Exercise description:
Transcribe the records below exactly as written, from the opening line through the line that contains "radiometer | 283 | 92 |".
Data listing Start Marker
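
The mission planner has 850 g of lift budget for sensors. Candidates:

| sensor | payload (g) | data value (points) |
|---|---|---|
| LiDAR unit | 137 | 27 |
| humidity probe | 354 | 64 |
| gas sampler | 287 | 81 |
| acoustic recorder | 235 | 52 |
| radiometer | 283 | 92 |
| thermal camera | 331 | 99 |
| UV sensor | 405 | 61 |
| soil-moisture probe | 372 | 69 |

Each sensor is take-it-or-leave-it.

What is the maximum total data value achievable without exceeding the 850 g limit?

243

Density check — radiometer 0.33, thermal camera 0.30, gas sampler 0.28 are the best per g.
The ratio ordering already packs tightly: acoustic recorder + radiometer + thermal camera, 849 g, 243.
That's the maximum — no swap from here does better than 243.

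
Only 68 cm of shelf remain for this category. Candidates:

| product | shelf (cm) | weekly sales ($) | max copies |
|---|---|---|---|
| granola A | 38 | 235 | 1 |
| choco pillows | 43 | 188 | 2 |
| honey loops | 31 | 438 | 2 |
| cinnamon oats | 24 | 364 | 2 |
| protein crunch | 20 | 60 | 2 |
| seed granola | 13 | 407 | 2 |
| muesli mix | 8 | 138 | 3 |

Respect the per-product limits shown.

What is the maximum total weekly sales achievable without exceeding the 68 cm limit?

By weekly sales per cm: seed granola 31.31, muesli mix 17.25, cinnamon oats 15.17 lead.
Greedy by ratio would take 2×seed granola + 3×muesli mix: 50 cm used, total 1228.
The 8 cm tied up in muesli mix is better spent on cinnamon oats — total rises to 1454 (66 cm).
No other feasible combination exceeds 1454.

1454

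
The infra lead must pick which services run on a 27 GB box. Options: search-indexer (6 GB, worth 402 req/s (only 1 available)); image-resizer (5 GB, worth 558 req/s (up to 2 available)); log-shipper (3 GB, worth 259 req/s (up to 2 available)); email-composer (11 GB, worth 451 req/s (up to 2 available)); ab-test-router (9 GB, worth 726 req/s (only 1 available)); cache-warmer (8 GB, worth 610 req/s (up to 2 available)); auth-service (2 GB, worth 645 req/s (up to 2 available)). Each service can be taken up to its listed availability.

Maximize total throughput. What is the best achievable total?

Filling by ratio: search-indexer + 2×image-resizer + 2×log-shipper + 2×auth-service for 3326, with 1 GB left unused.
Dropping search-indexer and log-shipper frees 9 GB; slotting in ab-test-router (9 GB) lifts the total to 3391 at 26 GB.

3391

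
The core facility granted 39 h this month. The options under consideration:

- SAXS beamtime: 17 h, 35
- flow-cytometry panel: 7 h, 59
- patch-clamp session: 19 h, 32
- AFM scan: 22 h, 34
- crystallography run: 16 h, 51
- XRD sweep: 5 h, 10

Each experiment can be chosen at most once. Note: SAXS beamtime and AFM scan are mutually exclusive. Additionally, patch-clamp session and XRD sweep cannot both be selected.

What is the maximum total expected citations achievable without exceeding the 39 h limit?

120

The ratio ordering already packs tightly: flow-cytometry panel + crystallography run + XRD sweep, 28 h, 120.
Next best is flow-cytometry panel + crystallography run at 110 (23 h) — short by 10.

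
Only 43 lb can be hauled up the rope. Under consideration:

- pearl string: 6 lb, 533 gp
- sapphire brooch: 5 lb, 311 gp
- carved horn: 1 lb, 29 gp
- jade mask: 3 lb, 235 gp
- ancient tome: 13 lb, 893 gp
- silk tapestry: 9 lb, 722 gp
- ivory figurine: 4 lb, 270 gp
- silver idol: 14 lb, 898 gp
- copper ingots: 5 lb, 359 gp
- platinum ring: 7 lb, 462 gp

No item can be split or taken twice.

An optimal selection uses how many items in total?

Best achievable value is 3204.
pearl string + jade mask + ancient tome + silk tapestry + copper ingots + platinum ring hits 3204 at 43 lb.
All optima have 6 items.

6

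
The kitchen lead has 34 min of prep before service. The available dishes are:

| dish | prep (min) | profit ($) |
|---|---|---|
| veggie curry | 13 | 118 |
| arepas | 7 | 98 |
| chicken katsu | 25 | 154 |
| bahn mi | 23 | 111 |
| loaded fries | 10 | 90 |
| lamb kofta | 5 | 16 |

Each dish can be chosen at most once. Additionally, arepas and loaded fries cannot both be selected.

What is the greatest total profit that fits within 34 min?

252

Best packing: arepas + chicken katsu — 32 min, 252 total.
Every other selection either busts 34 min or breaks a pairing rule or fails to beat 252.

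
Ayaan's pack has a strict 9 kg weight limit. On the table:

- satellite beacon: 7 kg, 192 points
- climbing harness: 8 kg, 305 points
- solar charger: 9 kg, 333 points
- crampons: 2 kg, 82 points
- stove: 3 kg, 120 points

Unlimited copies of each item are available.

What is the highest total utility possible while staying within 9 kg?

The ratio heuristic lands on 4×crampons (328) but leaves 1 kg idle.
Replace crampons with stove: the trade gains 38 net, giving 366 at 9 kg.

366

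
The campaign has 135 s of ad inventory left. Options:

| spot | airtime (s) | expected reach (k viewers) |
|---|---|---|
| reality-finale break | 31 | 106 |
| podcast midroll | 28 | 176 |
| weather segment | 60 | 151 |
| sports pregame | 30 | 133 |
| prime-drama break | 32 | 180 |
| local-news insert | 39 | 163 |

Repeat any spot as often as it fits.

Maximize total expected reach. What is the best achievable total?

Density check — podcast midroll 6.29, prime-drama break 5.62, sports pregame 4.43 are the best per s.
Filling by ratio: 4×podcast midroll for 704, with 23 s left unused.
The 112 s tied up in 4×podcast midroll is better spent on 4×prime-drama break — total rises to 720 (128 s).

720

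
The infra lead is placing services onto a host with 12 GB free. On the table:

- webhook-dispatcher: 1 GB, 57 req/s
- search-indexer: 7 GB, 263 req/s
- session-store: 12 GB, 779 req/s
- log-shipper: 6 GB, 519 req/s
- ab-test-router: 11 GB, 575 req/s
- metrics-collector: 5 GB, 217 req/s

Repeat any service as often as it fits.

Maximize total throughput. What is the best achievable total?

Density check — log-shipper 86.50, session-store 64.92, webhook-dispatcher 57.00, ab-test-router 52.27 are the best per GB.
Taking 2×log-shipper: 12 GB used, 1038 in throughput.
Nothing else within 12 GB beats 1038.

1038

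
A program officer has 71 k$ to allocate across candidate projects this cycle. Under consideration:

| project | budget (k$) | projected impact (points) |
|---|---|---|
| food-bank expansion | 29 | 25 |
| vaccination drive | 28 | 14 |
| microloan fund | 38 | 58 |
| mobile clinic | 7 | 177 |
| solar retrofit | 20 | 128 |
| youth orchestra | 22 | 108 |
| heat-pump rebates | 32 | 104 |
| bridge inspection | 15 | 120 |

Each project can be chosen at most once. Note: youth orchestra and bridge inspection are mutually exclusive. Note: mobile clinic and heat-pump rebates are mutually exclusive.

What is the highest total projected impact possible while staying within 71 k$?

Food-bank expansion + mobile clinic + solar retrofit + bridge inspection uses 71 of the 71 k$ and totals 450.
Every other selection either busts 71 k$ or breaks a pairing rule or fails to beat 450.

450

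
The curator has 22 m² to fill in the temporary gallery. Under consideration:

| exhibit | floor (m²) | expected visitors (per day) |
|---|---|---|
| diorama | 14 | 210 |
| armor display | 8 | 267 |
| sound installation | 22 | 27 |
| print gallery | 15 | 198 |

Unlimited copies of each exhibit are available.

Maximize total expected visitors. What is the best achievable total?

2×armor display uses 16 of the 22 m² and totals 534.
Every other selection either busts 22 m² or fails to beat 534.

534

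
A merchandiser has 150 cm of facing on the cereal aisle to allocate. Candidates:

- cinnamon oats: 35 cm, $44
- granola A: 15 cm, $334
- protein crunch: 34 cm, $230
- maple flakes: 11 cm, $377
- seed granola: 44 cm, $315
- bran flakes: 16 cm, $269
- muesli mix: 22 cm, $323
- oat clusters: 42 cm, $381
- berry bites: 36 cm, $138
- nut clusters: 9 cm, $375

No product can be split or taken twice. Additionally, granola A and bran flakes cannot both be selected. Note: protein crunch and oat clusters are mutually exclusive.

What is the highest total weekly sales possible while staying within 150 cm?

Ranking by ratio (weekly sales/cm): nut clusters 41.67, maple flakes 34.27, granola A 22.27, bran flakes 16.81.
Taking granola A + maple flakes + seed granola + muesli mix + oat clusters + nut clusters: 143 cm used, 2105 in weekly sales.
No other feasible combination exceeds 2105.

2105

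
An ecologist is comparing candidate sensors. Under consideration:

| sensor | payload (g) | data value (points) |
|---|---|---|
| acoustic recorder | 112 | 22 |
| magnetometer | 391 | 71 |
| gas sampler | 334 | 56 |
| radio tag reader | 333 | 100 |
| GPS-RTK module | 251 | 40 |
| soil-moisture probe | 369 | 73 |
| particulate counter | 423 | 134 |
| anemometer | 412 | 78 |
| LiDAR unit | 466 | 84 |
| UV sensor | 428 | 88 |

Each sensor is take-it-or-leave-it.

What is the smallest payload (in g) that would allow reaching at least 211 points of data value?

756

Look for the lowest-payload combination reaching 211.
Taking radio tag reader + particulate counter gives 234 (≥ 211) for 756 g.
Any bundle with less than 756 g falls short of 211.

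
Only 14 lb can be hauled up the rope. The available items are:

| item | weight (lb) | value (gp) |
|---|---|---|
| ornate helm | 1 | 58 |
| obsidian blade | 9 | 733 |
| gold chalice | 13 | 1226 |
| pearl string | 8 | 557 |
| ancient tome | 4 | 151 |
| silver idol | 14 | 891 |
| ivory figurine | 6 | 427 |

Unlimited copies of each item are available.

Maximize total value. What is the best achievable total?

1284

Density check — gold chalice 94.31, obsidian blade 81.44, ivory figurine 71.17 are the best per lb.
The ratio ordering already packs tightly: ornate helm + gold chalice, 14 lb, 1284.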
Data listing End Marker
The completed task:
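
The mission planner has 850 g of lift budget for sensors. Candidates:

| sensor | payload (g) | data value (points) |
|---|---|---|
| LiDAR unit | 137 | 27 |
| humidity probe | 354 | 64 |
| gas sampler | 287 | 81 |
| acoustic recorder | 235 | 52 |
| radiometer | 283 | 92 |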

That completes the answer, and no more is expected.